To do ▸
Once you have read the data below, write it all out exactly.

Dataset excerpts ▸
=-=-=-=-=
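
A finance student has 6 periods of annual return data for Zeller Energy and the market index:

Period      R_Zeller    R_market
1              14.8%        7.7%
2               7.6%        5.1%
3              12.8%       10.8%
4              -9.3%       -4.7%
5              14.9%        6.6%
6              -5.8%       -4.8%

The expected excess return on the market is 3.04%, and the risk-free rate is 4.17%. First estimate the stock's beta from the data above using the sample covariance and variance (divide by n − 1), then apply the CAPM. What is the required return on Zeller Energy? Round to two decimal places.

Mean R_i = (14.8 + 7.6 + 12.8 − 9.3 + 14.9 − 5.8) / 6 = 5.8333%
Mean R_m = (7.7 + 5.1 + 10.8 − 4.7 + 6.6 − 4.8) / 6 = 3.4500%
Σ(R_i − R̄_i)(R_m − R̄_m) = 340.1000  ⇒  Cov = 340.1000 / 5 = 68.0200
Σ(R_m − R̄_m)² = 219.2150  ⇒  Var(R_m) = 219.2150 / 5 = 43.8430
β = Cov / Var(R_m) = 68.0200 / 43.8430 = 1.5514
E(R) = R_f + β × MRP = 4.17% + 1.5514 × 3.04% = 8.89%

8.89%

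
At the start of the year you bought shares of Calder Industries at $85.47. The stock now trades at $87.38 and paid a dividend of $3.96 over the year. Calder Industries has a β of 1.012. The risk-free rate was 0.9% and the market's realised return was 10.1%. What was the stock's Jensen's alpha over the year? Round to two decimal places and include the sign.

-3.34%

Realised HPR = (P1 + D1 − P0) / P0 = (87.38 + 3.96 − 85.47) / 85.47 = 5.87 / 85.47 = 6.8679%
MRP = 10.1% − 0.9% = 9.20%
CAPM required = R_f + β·MRP = 0.9% + 1.012 × 9.2% = 10.2104%
α = realised − required = 6.8679% − 10.2104% = -3.34%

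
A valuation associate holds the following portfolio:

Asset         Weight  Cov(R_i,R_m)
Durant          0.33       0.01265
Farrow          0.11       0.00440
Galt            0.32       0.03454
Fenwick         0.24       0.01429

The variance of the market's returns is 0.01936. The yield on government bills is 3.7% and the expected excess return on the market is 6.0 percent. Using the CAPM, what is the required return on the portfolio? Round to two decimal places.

β_Durant = 0.01265 / 0.01936 = 0.6534
β_Farrow = 0.00440 / 0.01936 = 0.2273
β_Galt = 0.03454 / 0.01936 = 1.7841
β_Fenwick = 0.01429 / 0.01936 = 0.7381
β_P = Σ w_i β_i = 0.33×0.6534 + 0.11×0.2273 + 0.32×1.7841 + 0.24×0.7381 = 0.9887
E(R_P) = R_f + β_P × MRP = 3.7% + 0.9887 × 6.0% = 9.63%

9.63%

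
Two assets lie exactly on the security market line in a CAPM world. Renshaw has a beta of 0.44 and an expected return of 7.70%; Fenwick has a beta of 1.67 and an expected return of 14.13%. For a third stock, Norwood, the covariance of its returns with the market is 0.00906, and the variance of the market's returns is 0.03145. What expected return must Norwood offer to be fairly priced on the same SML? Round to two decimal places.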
=-=-=-=-=
Output of the exercise ▸
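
A finance student has 6 periods of annual return data for Zeller Energy and the market index:

Period      R_Zeller    R_market
1              14.8%        7.7%
2               7.6%        5.1%
3              12.8%       10.8%
4              -9.3%       -4.7%
5              14.9%        6.6%
6              -5.8%       -4.8%

The expected excess return on the market is 3.04%, and the risk-free rate is 4.17%. First estimate the stock's beta from the data above using the sample covariance and variance (divide by n − 1), then apply the CAPM. What is the required return on Zeller Energy? Round to two decimal places.

Mean R_i = (14.8 + 7.6 + 12.8 − 9.3 + 14.9 − 5.8) / 6 = 5.8333%
Mean R_m = (7.7 + 5.1 + 10.8 − 4.7 + 6.6 − 4.8) / 6 = 3.4500%
Σ(R_i − R̄_i)(R_m − R̄_m) = 340.1000  ⇒  Cov = 340.1000 / 5 = 68.0200
Σ(R_m − R̄_m)² = 219.2150  ⇒  Var(R_m) = 219.2150 / 5 = 43.8430
β = Cov / Var(R_m) = 68.0200 / 43.8430 = 1.5514
E(R) = R_f + β × MRP = 4.17% + 1.5514 × 3.04% = 8.89%

8.89%

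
At the start of the year you bought shares of Calder Industries at $85.47. The stock now trades at $87.38 and paid a dividend of $3.96 over the year. Calder Industries has a β of 1.012. The risk-free rate was 0.9% and the market's realised return was 10.1%. What was the stock's Jensen's alpha over the year? Round to two decimal places and include the sign.

-3.34%

Realised HPR = (P1 + D1 − P0) / P0 = (87.38 + 3.96 − 85.47) / 85.47 = 5.87 / 85.47 = 6.8679%
MRP = 10.1% − 0.9% = 9.20%
CAPM required = R_f + β·MRP = 0.9% + 1.012 × 9.2% = 10.2104%
α = realised − required = 6.8679% − 10.2104% = -3.34%

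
A valuation associate holds the following portfolio:

Asset         Weight  Cov(R_i,R_m)
Durant          0.33       0.01265
Farrow          0.11       0.00440
Galt            0.32       0.03454
Fenwick         0.24       0.01429

The variance of the market's returns is 0.01936. The yield on government bills is 3.7% and the expected excess return on the market is 6.0 percent. Using the CAPM, what is the required return on the portfolio? Round to two decimal places.

β_Durant = 0.01265 / 0.01936 = 0.6534
β_Farrow = 0.00440 / 0.01936 = 0.2273
β_Galt = 0.03454 / 0.01936 = 1.7841
β_Fenwick = 0.01429 / 0.01936 = 0.7381
β_P = Σ w_i β_i = 0.33×0.6534 + 0.11×0.2273 + 0.32×1.7841 + 0.24×0.7381 = 0.9887
E(R_P) = R_f + β_P × MRP = 3.7% + 0.9887 × 6.0% = 9.63%

9.63%

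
Two assets lie exactly on the security market line in a CAPM world. Renshaw has a beta of 0.44 and an expected return of 7.70%; Fenwick has a beta of 1.67 and an expected return of 14.13%. For a third stock, Norwood, the covariance of its returns with the market is 0.00906, and the variance of the market's returns is 0.03145. What expected return must Norwood offer to be fairly priced on the same SML? Round to two decimal places.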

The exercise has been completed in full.